→ **What to produce**: Search the data below for the string "following" and copy all lines where it shows up.
---------- Supplied material ----------
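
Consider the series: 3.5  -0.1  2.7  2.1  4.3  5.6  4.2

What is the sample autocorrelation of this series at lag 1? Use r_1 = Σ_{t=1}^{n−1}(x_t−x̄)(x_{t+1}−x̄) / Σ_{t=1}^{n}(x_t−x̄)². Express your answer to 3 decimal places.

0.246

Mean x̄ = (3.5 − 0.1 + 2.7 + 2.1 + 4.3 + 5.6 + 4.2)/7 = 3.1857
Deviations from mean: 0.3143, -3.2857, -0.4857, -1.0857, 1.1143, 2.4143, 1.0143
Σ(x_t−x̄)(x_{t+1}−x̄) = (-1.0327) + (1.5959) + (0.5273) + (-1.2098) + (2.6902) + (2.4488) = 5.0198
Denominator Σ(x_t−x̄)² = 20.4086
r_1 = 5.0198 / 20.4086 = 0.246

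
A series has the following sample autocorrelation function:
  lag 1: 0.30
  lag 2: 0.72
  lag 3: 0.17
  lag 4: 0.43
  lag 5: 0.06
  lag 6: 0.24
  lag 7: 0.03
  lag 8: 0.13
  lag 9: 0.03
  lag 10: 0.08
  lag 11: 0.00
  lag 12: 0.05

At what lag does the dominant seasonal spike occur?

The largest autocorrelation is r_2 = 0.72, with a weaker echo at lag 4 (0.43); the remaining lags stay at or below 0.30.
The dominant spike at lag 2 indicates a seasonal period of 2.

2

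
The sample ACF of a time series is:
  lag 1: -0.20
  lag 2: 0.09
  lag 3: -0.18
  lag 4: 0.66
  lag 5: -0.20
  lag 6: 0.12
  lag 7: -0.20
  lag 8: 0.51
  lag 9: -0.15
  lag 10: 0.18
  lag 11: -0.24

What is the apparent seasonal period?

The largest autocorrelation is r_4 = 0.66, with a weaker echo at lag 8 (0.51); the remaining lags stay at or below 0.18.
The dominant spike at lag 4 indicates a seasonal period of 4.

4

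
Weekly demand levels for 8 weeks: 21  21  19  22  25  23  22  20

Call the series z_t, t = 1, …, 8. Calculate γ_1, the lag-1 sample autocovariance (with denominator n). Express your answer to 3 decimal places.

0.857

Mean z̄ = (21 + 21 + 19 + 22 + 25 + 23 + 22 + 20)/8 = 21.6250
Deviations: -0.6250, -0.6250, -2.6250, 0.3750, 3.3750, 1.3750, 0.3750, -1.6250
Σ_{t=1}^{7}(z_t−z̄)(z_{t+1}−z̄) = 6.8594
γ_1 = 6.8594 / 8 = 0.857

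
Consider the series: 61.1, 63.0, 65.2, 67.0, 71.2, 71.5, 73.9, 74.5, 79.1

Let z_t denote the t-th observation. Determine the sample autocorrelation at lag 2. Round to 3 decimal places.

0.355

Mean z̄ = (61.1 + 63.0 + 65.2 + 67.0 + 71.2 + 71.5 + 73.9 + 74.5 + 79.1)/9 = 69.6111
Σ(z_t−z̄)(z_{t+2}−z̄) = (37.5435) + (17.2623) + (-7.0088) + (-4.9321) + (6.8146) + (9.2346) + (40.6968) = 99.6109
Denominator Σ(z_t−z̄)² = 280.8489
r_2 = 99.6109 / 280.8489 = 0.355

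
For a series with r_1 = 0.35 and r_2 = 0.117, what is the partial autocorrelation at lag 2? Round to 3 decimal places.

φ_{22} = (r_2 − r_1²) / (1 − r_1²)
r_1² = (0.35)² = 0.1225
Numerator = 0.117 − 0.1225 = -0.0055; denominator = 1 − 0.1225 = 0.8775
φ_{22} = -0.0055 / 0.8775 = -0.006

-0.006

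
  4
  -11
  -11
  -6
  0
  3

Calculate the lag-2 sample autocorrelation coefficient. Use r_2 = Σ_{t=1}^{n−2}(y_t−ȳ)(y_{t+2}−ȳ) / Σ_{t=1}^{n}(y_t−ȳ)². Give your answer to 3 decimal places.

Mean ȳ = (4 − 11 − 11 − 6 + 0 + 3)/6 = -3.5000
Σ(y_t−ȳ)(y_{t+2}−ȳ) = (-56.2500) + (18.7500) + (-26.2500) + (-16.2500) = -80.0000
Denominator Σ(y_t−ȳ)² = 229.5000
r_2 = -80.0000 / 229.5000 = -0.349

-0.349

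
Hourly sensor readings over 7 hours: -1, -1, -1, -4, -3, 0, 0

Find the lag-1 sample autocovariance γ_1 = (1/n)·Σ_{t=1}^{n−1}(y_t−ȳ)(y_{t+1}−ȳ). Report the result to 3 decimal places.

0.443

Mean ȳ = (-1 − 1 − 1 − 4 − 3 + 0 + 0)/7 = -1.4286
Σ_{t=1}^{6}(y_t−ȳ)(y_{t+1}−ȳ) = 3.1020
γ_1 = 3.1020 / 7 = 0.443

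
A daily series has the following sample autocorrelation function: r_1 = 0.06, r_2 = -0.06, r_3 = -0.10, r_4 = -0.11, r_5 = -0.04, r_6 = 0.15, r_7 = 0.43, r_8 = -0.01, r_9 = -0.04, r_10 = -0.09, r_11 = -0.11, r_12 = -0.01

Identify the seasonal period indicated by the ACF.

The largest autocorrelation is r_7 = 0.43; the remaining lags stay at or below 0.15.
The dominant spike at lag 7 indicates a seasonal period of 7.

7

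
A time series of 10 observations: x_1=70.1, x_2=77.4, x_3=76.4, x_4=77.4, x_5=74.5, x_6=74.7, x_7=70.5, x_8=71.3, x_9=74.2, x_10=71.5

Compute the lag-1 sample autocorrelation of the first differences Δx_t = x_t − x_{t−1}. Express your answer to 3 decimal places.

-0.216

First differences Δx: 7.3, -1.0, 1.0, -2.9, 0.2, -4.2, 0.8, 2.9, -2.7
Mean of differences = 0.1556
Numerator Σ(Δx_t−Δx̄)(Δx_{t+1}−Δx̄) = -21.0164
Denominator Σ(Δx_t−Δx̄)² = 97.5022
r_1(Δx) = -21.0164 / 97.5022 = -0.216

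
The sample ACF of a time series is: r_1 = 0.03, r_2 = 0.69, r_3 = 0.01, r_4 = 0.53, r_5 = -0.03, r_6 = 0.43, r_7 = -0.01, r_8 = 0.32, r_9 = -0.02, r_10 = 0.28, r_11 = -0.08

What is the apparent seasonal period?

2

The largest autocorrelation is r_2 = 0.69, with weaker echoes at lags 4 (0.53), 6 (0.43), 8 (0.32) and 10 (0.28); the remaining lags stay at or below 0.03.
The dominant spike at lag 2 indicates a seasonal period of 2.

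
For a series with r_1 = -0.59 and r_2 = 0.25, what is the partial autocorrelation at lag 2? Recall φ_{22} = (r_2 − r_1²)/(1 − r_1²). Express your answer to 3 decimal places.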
----------
→ **Written response**:
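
A series has the following sample autocorrelation function:
A daily series has the following sample autocorrelation function: r_1 = 0.06, r_2 = -0.06, r_3 = -0.10, r_4 = -0.11, r_5 = -0.04, r_6 = 0.15, r_7 = 0.43, r_8 = -0.01, r_9 = -0.04, r_10 = -0.09, r_11 = -0.11, r_12 = -0.01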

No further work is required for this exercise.